• **TASK INPUTS**:
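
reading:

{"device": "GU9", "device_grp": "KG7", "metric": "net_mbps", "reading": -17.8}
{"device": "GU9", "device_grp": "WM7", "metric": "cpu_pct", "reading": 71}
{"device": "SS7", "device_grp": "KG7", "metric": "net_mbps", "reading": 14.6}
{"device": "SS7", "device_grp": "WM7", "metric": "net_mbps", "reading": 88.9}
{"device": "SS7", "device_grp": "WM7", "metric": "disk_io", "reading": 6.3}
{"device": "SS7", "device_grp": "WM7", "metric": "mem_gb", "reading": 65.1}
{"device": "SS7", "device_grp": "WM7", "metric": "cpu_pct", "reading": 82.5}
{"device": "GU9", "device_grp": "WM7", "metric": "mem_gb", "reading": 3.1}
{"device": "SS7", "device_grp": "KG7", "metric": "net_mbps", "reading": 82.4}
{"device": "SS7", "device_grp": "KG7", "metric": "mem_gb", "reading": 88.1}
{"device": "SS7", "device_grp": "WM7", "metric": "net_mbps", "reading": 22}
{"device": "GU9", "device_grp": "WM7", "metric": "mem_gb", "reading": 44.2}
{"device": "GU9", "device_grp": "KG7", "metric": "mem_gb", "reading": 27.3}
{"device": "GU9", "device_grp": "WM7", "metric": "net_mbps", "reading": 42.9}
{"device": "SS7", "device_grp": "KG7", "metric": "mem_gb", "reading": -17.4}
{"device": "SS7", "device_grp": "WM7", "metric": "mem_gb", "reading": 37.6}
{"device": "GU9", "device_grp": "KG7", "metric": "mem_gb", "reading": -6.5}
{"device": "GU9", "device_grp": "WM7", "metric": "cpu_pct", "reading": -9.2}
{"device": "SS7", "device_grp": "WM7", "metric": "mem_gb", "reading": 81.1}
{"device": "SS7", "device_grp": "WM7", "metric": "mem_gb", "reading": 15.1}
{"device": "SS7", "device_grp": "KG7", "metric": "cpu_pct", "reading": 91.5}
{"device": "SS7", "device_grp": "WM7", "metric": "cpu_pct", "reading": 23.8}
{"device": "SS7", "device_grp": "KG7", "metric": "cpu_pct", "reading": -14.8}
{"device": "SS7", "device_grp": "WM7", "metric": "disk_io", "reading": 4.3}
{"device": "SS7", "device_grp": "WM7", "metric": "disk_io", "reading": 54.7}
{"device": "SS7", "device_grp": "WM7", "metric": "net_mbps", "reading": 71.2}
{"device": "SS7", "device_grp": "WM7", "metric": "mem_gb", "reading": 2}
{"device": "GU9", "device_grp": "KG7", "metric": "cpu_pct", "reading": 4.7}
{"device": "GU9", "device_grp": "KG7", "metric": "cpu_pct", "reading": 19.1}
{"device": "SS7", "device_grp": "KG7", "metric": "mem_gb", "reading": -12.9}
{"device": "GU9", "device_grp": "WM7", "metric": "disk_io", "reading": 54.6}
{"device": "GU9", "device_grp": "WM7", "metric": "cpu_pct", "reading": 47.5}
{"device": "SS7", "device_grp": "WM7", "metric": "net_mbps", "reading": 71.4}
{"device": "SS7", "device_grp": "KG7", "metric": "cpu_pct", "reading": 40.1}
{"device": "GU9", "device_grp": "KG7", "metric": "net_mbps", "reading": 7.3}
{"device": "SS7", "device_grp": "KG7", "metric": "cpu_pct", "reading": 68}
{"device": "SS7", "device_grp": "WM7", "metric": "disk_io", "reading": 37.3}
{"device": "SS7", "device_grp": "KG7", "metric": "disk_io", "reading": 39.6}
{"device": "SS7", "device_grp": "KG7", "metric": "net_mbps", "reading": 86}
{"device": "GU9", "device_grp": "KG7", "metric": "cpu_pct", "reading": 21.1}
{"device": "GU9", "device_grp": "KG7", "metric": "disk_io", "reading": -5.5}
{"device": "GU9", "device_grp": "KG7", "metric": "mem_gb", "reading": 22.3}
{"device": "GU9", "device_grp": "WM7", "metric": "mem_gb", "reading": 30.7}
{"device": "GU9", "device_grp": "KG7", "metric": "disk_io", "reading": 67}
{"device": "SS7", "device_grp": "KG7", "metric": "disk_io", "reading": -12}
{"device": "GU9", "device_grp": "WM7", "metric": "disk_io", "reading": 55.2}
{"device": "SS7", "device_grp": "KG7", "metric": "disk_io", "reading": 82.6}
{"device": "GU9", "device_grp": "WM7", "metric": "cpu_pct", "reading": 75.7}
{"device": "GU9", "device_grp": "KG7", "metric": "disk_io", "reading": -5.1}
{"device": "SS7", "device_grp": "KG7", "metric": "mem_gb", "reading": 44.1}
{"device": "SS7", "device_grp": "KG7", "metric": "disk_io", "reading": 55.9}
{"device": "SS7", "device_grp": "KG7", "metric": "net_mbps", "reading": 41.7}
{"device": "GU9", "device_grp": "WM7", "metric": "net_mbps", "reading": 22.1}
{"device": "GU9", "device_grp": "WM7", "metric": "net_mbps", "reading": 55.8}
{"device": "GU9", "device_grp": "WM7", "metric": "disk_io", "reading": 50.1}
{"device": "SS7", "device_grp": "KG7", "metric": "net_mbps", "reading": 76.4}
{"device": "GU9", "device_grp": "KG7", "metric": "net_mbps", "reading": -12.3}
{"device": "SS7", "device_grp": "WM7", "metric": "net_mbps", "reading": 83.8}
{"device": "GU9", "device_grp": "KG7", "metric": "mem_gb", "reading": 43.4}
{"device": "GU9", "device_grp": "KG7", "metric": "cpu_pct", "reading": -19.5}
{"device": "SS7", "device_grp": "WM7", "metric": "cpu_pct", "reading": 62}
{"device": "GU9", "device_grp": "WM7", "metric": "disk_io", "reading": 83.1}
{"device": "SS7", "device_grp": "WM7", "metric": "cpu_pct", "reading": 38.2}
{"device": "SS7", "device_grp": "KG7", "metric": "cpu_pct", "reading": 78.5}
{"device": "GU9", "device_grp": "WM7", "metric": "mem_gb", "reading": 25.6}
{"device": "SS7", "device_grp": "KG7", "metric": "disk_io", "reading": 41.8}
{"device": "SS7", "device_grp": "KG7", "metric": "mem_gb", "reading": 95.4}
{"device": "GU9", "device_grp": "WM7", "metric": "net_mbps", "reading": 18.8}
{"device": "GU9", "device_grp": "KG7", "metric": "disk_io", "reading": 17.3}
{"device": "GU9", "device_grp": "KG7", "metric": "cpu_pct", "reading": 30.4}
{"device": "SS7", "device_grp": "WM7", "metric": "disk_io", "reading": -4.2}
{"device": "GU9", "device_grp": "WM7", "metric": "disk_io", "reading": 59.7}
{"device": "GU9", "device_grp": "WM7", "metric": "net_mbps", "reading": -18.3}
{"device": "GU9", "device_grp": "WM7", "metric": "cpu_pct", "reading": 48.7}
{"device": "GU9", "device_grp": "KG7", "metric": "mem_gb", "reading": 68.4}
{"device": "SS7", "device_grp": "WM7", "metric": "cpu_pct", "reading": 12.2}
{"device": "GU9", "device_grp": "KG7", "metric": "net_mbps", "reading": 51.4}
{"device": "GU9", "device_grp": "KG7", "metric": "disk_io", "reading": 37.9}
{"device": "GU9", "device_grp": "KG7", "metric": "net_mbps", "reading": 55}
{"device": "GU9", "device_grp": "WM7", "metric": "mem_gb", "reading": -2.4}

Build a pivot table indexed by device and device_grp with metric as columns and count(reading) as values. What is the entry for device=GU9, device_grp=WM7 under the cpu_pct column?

5

Rows with device=GU9, device_grp=WM7 and metric=cpu_pct: reading values are 71, -9.2, 47.5, 75.7, 48.7.
5 rows match — count = 5.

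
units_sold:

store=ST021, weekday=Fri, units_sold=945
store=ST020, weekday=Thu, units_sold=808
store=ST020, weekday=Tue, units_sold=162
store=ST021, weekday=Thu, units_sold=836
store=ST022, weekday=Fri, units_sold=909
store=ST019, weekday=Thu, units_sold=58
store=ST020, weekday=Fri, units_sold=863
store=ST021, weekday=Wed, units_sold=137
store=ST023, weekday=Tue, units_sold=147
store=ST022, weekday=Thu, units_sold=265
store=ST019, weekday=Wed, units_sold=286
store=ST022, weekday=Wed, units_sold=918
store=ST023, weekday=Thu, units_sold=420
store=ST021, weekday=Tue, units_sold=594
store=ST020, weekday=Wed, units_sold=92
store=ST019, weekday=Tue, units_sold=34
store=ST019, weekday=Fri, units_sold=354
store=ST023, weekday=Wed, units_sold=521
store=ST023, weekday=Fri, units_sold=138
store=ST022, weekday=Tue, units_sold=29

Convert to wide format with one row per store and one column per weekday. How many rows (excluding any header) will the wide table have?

5

5 distinct store values → 5 rows.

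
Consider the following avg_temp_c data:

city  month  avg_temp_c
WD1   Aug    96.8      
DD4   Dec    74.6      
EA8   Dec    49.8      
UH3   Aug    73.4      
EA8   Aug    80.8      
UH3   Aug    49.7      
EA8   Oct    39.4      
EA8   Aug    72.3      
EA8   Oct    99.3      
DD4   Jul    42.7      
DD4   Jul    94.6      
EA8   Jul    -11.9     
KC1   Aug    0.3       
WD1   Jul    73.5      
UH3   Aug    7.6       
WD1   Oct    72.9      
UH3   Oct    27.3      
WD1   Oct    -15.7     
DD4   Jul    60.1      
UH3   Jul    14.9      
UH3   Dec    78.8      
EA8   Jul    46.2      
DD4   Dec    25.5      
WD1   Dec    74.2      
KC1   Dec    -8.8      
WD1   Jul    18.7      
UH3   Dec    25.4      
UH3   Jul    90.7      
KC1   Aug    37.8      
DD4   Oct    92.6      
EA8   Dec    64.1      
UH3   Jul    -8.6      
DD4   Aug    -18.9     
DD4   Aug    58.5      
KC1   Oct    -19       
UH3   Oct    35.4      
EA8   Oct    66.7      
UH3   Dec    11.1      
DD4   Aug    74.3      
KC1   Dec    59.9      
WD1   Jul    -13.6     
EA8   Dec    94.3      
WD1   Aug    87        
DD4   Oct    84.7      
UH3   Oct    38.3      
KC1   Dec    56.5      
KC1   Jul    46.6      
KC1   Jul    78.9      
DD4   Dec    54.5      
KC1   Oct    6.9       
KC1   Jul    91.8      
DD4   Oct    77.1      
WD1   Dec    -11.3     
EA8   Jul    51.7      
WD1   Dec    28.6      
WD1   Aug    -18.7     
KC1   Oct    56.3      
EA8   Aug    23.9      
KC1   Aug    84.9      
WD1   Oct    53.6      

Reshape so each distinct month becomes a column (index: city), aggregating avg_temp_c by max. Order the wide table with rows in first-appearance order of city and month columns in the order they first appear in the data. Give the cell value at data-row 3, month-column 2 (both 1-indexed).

With rows in first-appearance order of city, row 3 is city=EA8. month columns in first-appearance order: Aug, Dec, Oct, Jul; column 2 is Dec.
Long rows with city=EA8, month=Dec: max(49.8, 64.1, 94.3) = 94.3.

94.3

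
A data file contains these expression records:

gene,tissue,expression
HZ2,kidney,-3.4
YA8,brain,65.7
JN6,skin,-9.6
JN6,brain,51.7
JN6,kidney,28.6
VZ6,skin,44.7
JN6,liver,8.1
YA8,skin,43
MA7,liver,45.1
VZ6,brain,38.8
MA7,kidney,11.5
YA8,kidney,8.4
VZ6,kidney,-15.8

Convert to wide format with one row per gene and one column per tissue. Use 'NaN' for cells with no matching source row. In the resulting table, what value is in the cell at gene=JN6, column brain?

51.7

The long row with gene=JN6, tissue=brain has expression=51.7.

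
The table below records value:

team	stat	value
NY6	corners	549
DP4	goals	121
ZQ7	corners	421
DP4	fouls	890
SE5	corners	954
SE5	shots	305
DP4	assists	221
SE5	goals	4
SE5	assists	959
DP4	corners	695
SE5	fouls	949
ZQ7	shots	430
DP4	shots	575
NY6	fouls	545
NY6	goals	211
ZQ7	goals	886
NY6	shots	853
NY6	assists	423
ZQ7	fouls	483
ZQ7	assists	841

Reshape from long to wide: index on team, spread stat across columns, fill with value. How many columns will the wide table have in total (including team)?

1 column for team plus 5 distinct stat values → 6 columns.

6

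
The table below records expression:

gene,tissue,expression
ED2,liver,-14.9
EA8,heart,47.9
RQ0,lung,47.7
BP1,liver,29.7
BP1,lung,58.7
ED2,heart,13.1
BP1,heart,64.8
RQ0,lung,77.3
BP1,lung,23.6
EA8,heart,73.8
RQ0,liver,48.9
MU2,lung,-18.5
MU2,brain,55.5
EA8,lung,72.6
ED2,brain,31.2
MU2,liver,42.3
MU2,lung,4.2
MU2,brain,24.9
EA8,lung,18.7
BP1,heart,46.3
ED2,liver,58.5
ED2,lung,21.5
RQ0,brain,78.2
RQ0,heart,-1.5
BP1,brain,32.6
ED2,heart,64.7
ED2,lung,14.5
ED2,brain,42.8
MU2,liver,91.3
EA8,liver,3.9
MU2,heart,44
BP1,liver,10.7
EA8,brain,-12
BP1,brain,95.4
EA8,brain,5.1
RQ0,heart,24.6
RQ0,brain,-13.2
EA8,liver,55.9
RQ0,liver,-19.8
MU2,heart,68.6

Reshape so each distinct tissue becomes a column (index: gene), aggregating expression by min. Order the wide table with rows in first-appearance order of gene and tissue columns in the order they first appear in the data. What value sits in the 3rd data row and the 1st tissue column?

With rows in first-appearance order of gene, row 3 is gene=RQ0. tissue columns in first-appearance order: liver, heart, lung, brain; column 1 is liver.
Long rows with gene=RQ0, tissue=liver: min(48.9, -19.8) = -19.8.

-19.8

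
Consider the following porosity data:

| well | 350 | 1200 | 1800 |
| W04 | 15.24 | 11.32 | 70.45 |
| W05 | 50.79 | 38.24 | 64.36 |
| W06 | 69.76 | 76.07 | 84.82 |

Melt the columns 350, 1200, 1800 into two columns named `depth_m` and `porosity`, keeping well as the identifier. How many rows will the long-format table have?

9

3 well values × 3 melted columns = 9 rows.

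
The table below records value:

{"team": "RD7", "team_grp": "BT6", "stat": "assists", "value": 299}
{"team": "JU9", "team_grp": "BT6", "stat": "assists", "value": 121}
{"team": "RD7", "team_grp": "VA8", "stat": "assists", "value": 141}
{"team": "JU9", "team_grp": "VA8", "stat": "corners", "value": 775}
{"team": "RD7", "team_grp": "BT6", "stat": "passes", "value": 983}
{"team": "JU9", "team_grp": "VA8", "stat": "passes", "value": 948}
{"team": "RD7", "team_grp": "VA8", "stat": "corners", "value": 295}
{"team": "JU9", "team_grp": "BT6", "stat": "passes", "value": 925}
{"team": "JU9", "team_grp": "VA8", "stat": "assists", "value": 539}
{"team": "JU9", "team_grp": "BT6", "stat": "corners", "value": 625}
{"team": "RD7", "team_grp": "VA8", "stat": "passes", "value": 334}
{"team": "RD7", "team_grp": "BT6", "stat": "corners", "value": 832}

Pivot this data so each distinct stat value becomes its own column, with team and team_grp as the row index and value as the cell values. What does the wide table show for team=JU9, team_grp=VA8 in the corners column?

Wide layout: rows indexed by team and team_grp, columns are the 3 distinct stat values (assists, corners, passes).
Cell (team=JU9, team_grp=VA8, stat=corners) draws from the long row where team=JU9, team_grp=VA8 and stat=corners, which has value=775.

775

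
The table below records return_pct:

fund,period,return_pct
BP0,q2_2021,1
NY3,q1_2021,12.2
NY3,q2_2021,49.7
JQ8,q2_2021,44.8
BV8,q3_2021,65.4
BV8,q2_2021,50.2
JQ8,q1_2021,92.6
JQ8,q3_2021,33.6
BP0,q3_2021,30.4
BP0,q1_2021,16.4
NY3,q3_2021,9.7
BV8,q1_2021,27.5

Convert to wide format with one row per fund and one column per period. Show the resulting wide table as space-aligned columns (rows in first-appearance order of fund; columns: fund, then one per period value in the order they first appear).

Columns: fund plus the 3 distinct period values (q2_2021, q1_2021, q3_2021).
For example, row BP0 column q2_2021 takes return_pct=1 from the long row (BP0, q2_2021).

fund  q2_2021  q1_2021  q3_2021
BP0   1        16.4     30.4   
NY3   49.7     12.2     9.7    
JQ8   44.8     92.6     33.6   
BV8   50.2     27.5     65.4   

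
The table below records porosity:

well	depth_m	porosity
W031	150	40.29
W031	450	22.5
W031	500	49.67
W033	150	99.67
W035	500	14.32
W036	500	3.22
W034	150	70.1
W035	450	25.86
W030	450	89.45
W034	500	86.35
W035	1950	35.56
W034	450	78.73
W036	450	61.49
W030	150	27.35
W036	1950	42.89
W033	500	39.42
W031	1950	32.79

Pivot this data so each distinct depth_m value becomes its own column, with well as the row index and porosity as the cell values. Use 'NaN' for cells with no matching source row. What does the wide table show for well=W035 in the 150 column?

NaN

No long-format row has well=W035 and depth_m=150, so the cell is NaN.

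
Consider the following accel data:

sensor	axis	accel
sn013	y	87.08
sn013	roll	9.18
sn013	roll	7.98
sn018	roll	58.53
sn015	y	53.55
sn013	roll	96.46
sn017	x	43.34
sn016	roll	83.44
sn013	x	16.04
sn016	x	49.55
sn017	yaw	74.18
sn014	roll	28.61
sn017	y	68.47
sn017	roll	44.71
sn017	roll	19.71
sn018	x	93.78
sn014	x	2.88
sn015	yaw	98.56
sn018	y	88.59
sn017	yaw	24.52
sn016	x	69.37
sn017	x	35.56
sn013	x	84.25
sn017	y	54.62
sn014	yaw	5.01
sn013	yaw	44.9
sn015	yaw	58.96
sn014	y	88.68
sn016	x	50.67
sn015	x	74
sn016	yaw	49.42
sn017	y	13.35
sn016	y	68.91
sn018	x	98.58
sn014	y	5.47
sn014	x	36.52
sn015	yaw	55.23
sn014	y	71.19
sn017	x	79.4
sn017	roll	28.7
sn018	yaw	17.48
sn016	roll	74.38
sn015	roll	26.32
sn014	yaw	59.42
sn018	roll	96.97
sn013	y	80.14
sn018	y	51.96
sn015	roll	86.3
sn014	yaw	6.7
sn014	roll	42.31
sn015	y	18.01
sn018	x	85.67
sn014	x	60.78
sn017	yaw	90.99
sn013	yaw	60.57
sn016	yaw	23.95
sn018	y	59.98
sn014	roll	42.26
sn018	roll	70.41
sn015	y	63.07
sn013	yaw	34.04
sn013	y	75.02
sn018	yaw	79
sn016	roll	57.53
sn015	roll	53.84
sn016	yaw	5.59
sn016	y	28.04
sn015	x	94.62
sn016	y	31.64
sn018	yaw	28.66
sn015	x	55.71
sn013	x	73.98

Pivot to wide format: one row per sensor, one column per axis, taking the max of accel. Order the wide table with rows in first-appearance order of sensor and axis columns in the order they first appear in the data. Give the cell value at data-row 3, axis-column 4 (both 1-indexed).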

• **AIM OF THE EXERCISE**:
Please reproduce, exactly as they appear above, the lines from the line containing "Build a pivot" up to and including the line containing "store=ST021, weekday=Wed, units_sold=137".

• **OUTPUT FOR THIS TASK**:
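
Build a pivot table indexed by device and device_grp with metric as columns and count(reading) as values. What is the entry for device=GU9, device_grp=WM7 under the cpu_pct column?

5

Rows with device=GU9, device_grp=WM7 and metric=cpu_pct: reading values are 71, -9.2, 47.5, 75.7, 48.7.
5 rows match — count = 5.

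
units_sold:

store=ST021, weekday=Fri, units_sold=945
store=ST020, weekday=Thu, units_sold=808
store=ST020, weekday=Tue, units_sold=162
store=ST021, weekday=Thu, units_sold=836
store=ST022, weekday=Fri, units_sold=909
store=ST019, weekday=Thu, units_sold=58
store=ST020, weekday=Fri, units_sold=863
store=ST021, weekday=Wed, units_sold=137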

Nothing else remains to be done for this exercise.